Data provided:

..........

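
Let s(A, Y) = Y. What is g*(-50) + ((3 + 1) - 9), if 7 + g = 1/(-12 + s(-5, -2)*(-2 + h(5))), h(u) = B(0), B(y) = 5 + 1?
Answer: 695/2 ≈ 347.50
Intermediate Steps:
B(y) = 6
h(u) = 6
g = -141/20 (g = -7 + 1/(-12 - 2*(-2 + 6)) = -7 + 1/(-12 - 2*4) = -7 + 1/(-12 - 8) = -7 + 1/(-20) = -7 - 1/20 = -141/20 ≈ -7.0500)
g*(-50) + ((3 + 1) - 9) = -141/20*(-50) + ((3 + 1) - 9) = 705/2 + (4 - 9) = 705/2 - 5 = 695/2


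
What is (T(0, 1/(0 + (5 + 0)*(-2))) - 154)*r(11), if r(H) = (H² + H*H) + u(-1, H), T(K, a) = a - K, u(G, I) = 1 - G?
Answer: -188002/5 ≈ -37600.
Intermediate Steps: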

..........

About this exercise: A single number is the whole answer: the tally of lines above that contain "What".

Written reply: 2